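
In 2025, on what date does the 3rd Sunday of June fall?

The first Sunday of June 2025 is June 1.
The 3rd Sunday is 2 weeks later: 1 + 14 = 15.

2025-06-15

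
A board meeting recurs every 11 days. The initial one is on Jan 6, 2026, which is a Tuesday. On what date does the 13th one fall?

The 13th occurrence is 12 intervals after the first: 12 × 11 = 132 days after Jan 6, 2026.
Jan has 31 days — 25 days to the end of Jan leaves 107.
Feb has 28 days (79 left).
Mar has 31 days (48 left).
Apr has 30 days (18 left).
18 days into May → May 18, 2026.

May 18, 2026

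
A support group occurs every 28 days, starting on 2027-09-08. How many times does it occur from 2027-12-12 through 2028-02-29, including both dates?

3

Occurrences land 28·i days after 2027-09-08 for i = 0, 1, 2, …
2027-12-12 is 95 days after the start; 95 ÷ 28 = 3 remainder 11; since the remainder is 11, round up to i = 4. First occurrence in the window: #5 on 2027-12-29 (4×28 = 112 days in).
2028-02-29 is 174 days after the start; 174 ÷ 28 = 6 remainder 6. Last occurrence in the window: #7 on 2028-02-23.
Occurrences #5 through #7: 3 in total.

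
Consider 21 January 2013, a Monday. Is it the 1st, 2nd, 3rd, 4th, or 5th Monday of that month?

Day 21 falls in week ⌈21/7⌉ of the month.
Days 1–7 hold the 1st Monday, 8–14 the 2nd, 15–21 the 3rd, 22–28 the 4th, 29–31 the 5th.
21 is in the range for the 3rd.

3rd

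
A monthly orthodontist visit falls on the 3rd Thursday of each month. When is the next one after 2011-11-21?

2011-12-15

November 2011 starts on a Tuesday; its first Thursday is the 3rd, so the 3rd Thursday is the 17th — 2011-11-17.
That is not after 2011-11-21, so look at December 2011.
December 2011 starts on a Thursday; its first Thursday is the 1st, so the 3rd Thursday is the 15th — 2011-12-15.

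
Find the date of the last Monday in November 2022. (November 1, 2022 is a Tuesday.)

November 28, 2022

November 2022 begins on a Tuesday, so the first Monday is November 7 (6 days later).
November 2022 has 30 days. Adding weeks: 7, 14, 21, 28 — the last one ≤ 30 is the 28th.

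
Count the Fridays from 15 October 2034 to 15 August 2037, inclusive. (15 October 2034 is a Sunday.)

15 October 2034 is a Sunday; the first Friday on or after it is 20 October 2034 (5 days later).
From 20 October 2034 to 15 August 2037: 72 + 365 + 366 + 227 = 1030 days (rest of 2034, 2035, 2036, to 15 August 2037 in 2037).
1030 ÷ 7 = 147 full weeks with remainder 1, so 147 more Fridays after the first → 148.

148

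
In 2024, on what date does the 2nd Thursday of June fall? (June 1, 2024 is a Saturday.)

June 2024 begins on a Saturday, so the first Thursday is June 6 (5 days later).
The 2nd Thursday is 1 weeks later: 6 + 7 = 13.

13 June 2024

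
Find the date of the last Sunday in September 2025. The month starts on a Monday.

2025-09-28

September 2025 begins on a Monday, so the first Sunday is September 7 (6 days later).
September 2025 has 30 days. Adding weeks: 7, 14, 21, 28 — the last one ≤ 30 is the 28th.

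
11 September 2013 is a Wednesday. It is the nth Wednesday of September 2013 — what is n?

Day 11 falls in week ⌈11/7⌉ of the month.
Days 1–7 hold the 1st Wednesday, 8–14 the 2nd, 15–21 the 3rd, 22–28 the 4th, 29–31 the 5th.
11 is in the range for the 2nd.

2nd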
-*-*-
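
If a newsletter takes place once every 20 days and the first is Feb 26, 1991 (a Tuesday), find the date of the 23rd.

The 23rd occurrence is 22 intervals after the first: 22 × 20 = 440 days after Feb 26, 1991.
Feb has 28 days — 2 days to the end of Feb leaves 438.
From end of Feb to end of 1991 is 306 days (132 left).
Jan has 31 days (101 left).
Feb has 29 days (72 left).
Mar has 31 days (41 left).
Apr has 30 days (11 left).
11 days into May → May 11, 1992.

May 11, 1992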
-*-*-
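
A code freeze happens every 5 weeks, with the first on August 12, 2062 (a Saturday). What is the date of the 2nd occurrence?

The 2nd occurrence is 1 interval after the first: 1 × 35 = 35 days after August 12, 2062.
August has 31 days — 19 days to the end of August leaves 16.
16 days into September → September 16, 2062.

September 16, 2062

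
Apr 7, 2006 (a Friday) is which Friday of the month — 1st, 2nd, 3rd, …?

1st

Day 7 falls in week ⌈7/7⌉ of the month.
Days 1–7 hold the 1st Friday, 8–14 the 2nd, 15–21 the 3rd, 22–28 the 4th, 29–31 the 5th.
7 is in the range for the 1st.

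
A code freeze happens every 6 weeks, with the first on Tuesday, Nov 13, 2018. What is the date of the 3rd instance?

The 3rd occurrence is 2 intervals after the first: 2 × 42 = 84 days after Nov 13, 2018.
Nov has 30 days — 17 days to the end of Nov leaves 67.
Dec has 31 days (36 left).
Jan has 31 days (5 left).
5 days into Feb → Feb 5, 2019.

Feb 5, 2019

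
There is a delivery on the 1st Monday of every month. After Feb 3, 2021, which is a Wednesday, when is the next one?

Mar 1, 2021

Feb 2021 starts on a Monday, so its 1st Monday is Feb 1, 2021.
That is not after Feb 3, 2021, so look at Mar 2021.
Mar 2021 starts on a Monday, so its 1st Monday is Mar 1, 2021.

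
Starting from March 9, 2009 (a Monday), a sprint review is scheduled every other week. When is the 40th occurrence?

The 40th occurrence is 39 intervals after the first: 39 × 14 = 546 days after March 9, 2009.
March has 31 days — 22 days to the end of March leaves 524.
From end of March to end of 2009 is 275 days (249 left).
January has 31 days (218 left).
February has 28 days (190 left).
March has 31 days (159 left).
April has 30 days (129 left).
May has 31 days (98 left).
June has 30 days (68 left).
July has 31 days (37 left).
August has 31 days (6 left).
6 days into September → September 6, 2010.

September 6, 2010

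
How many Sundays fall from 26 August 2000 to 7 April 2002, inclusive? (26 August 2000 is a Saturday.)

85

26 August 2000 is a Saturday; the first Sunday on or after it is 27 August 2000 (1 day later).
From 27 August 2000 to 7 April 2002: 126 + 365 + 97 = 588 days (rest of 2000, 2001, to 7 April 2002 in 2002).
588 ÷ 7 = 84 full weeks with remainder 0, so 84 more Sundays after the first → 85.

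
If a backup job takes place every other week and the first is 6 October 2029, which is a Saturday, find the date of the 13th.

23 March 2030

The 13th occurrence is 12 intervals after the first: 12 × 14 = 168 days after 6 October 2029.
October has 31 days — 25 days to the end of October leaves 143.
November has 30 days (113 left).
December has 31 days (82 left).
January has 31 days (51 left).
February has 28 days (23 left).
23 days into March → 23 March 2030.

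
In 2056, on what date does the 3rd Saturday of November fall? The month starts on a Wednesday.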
-*-*-
### Assigned task
The expected output is exactly the lines of the listing above between the line holding "How many Sundays" and the line holding "In 2056, on", inclusive.

### Finished task
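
How many Sundays fall from 26 August 2000 to 7 April 2002, inclusive? (26 August 2000 is a Saturday.)

85

26 August 2000 is a Saturday; the first Sunday on or after it is 27 August 2000 (1 day later).
From 27 August 2000 to 7 April 2002: 126 + 365 + 97 = 588 days (rest of 2000, 2001, to 7 April 2002 in 2002).
588 ÷ 7 = 84 full weeks with remainder 0, so 84 more Sundays after the first → 85.

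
If a backup job takes place every other week and the first is 6 October 2029, which is a Saturday, find the date of the 13th.

23 March 2030

The 13th occurrence is 12 intervals after the first: 12 × 14 = 168 days after 6 October 2029.
October has 31 days — 25 days to the end of October leaves 143.
November has 30 days (113 left).
December has 31 days (82 left).
January has 31 days (51 left).
February has 28 days (23 left).
23 days into March → 23 March 2030.

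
In 2056, on what date does the 3rd Saturday of November fall? The month starts on a Wednesday.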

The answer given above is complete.